EXERCISE DETAILS :: A verbatim reproduction of all the entries is needed.

Records from a dataset ::

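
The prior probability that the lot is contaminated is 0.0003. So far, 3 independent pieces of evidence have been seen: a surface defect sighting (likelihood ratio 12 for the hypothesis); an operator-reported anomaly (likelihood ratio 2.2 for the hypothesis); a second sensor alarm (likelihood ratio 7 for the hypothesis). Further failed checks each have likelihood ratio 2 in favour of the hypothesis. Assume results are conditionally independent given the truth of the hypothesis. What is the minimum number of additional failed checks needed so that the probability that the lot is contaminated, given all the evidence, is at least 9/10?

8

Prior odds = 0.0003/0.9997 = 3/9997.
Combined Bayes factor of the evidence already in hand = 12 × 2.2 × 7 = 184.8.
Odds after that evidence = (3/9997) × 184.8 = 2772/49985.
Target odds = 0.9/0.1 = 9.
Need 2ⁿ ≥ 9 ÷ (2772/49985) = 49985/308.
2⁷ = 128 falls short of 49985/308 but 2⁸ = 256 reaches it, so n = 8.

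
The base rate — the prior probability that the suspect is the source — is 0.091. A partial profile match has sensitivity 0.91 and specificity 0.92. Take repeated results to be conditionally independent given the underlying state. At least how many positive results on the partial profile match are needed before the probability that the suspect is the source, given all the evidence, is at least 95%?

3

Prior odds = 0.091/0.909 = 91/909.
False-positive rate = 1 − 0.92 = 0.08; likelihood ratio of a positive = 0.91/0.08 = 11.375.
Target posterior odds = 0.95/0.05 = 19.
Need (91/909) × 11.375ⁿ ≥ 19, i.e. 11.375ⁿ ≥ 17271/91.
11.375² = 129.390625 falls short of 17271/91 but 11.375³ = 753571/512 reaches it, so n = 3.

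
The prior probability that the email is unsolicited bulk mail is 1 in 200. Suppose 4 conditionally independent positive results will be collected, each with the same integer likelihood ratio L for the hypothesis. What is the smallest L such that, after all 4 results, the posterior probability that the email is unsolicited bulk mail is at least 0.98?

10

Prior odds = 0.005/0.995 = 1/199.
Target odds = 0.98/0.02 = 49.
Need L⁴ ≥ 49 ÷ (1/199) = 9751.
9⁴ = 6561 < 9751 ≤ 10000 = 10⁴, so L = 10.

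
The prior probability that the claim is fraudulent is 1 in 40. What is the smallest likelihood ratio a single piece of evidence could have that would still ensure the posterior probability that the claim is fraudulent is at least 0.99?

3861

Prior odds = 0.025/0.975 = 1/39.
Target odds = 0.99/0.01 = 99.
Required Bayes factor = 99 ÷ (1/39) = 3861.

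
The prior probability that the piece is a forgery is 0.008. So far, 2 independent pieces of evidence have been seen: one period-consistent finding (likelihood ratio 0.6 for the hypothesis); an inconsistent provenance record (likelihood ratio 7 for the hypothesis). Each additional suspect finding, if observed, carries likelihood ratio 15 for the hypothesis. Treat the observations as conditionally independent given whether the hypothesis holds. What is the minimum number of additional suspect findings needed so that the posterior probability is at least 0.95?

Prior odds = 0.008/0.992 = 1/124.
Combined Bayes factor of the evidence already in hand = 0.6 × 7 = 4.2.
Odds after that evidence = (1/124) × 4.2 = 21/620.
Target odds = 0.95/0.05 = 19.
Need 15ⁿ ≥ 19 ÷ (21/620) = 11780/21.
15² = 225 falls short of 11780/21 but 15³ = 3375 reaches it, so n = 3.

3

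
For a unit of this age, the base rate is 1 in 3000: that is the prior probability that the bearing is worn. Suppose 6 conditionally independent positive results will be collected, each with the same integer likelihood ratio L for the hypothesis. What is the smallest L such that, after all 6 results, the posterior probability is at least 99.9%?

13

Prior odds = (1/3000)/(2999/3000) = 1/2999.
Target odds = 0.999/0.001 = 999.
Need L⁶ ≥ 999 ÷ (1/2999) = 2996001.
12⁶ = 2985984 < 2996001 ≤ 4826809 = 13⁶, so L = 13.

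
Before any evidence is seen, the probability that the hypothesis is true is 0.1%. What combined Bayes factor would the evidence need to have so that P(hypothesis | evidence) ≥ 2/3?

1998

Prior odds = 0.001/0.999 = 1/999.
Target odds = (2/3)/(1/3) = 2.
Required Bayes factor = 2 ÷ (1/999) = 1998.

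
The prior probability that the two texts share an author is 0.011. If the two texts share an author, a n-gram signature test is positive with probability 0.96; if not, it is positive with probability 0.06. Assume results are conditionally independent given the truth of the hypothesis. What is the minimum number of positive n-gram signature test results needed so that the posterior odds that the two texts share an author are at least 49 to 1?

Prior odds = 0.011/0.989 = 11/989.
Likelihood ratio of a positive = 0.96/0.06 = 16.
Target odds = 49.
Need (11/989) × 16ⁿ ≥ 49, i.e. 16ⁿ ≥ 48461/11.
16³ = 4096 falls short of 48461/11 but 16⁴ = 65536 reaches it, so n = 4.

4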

SOLUTION FOR THIS TASK ::
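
The prior probability that the lot is contaminated is 0.0003. So far, 3 independent pieces of evidence have been seen: a surface defect sighting (likelihood ratio 12 for the hypothesis); an operator-reported anomaly (likelihood ratio 2.2 for the hypothesis); a second sensor alarm (likelihood ratio 7 for the hypothesis). Further failed checks each have likelihood ratio 2 in favour of the hypothesis. Assume results are conditionally independent given the truth of the hypothesis. What is the minimum number of additional failed checks needed so that the probability that the lot is contaminated, given all the evidence, is at least 9/10?

8

Prior odds = 0.0003/0.9997 = 3/9997.
Combined Bayes factor of the evidence already in hand = 12 × 2.2 × 7 = 184.8.
Odds after that evidence = (3/9997) × 184.8 = 2772/49985.
Target odds = 0.9/0.1 = 9.
Need 2ⁿ ≥ 9 ÷ (2772/49985) = 49985/308.
2⁷ = 128 falls short of 49985/308 but 2⁸ = 256 reaches it, so n = 8.

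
The base rate — the prior probability that the suspect is the source — is 0.091. A partial profile match has sensitivity 0.91 and specificity 0.92. Take repeated results to be conditionally independent given the underlying state. At least how many positive results on the partial profile match are needed before the probability that the suspect is the source, given all the evidence, is at least 95%?

3

Prior odds = 0.091/0.909 = 91/909.
False-positive rate = 1 − 0.92 = 0.08; likelihood ratio of a positive = 0.91/0.08 = 11.375.
Target posterior odds = 0.95/0.05 = 19.
Need (91/909) × 11.375ⁿ ≥ 19, i.e. 11.375ⁿ ≥ 17271/91.
11.375² = 129.390625 falls short of 17271/91 but 11.375³ = 753571/512 reaches it, so n = 3.

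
The prior probability that the email is unsolicited bulk mail is 1 in 200. Suppose 4 conditionally independent positive results will be collected, each with the same integer likelihood ratio L for the hypothesis. What is the smallest L such that, after all 4 results, the posterior probability that the email is unsolicited bulk mail is at least 0.98?

10

Prior odds = 0.005/0.995 = 1/199.
Target odds = 0.98/0.02 = 49.
Need L⁴ ≥ 49 ÷ (1/199) = 9751.
9⁴ = 6561 < 9751 ≤ 10000 = 10⁴, so L = 10.

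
The prior probability that the claim is fraudulent is 1 in 40. What is the smallest likelihood ratio a single piece of evidence could have that would still ensure the posterior probability that the claim is fraudulent is at least 0.99?

3861

Prior odds = 0.025/0.975 = 1/39.
Target odds = 0.99/0.01 = 99.
Required Bayes factor = 99 ÷ (1/39) = 3861.

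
The prior probability that the piece is a forgery is 0.008. So far, 2 independent pieces of evidence have been seen: one period-consistent finding (likelihood ratio 0.6 for the hypothesis); an inconsistent provenance record (likelihood ratio 7 for the hypothesis). Each additional suspect finding, if observed, carries likelihood ratio 15 for the hypothesis. Treat the observations as conditionally independent given whether the hypothesis holds. What is the minimum number of additional suspect findings needed so that the posterior probability is at least 0.95?

Prior odds = 0.008/0.992 = 1/124.
Combined Bayes factor of the evidence already in hand = 0.6 × 7 = 4.2.
Odds after that evidence = (1/124) × 4.2 = 21/620.
Target odds = 0.95/0.05 = 19.
Need 15ⁿ ≥ 19 ÷ (21/620) = 11780/21.
15² = 225 falls short of 11780/21 but 15³ = 3375 reaches it, so n = 3.

3

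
For a unit of this age, the base rate is 1 in 3000: that is the prior probability that the bearing is worn. Suppose 6 conditionally independent positive results will be collected, each with the same integer likelihood ratio L for the hypothesis. What is the smallest L such that, after all 6 results, the posterior probability is at least 99.9%?

13

Prior odds = (1/3000)/(2999/3000) = 1/2999.
Target odds = 0.999/0.001 = 999.
Need L⁶ ≥ 999 ÷ (1/2999) = 2996001.
12⁶ = 2985984 < 2996001 ≤ 4826809 = 13⁶, so L = 13.

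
Before any evidence is seen, the probability that the hypothesis is true is 0.1%. What combined Bayes factor would the evidence need to have so that P(hypothesis | evidence) ≥ 2/3?

1998

Prior odds = 0.001/0.999 = 1/999.
Target odds = (2/3)/(1/3) = 2.
Required Bayes factor = 2 ÷ (1/999) = 1998.

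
The prior probability that the two texts share an author is 0.011. If the two texts share an author, a n-gram signature test is positive with probability 0.96; if not, it is positive with probability 0.06. Assume results are conditionally independent given the truth of the hypothesis. What is the minimum number of positive n-gram signature test results needed so that the posterior odds that the two texts share an author are at least 49 to 1?

Prior odds = 0.011/0.989 = 11/989.
Likelihood ratio of a positive = 0.96/0.06 = 16.
Target odds = 49.
Need (11/989) × 16ⁿ ≥ 49, i.e. 16ⁿ ≥ 48461/11.
16³ = 4096 falls short of 48461/11 but 16⁴ = 65536 reaches it, so n = 4.

4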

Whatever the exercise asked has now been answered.